**TASK OBJECTIVE**
Please reproduce verbatim the lines below, from the first through the one with "- Every group".

Data entries
▼
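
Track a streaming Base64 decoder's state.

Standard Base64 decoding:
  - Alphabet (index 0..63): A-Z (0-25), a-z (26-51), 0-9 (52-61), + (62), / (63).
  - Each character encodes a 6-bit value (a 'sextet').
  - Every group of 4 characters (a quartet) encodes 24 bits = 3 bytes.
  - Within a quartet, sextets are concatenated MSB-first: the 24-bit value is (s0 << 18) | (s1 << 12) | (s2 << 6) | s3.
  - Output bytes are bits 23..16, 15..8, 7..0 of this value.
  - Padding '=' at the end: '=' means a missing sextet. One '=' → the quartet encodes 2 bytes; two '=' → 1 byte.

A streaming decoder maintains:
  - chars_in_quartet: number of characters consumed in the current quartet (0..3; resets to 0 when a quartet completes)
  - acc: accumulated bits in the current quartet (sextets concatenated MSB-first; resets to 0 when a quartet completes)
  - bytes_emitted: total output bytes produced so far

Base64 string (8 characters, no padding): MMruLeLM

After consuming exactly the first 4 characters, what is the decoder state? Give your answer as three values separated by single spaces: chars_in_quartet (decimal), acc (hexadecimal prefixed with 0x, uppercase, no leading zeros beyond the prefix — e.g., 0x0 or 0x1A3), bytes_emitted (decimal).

Answer: 0 0x0 3

Derivation:
After char 0 ('M'=12): chars_in_quartet=1 acc=0xC bytes_emitted=0
After char 1 ('M'=12): chars_in_quartet=2 acc=0x30C bytes_emitted=0
After char 2 ('r'=43): chars_in_quartet=3 acc=0xC32B bytes_emitted=0
After char 3 ('u'=46): chars_in_quartet=4 acc=0x30CAEE -> emit 30 CA EE, reset; bytes_emitted=3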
▲
**TASK ANSWER**
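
Track a streaming Base64 decoder's state.

Standard Base64 decoding:
  - Alphabet (index 0..63): A-Z (0-25), a-z (26-51), 0-9 (52-61), + (62), / (63).
  - Each character encodes a 6-bit value (a 'sextet').
  - Every group of 4 characters (a quartet) encodes 24 bits = 3 bytes.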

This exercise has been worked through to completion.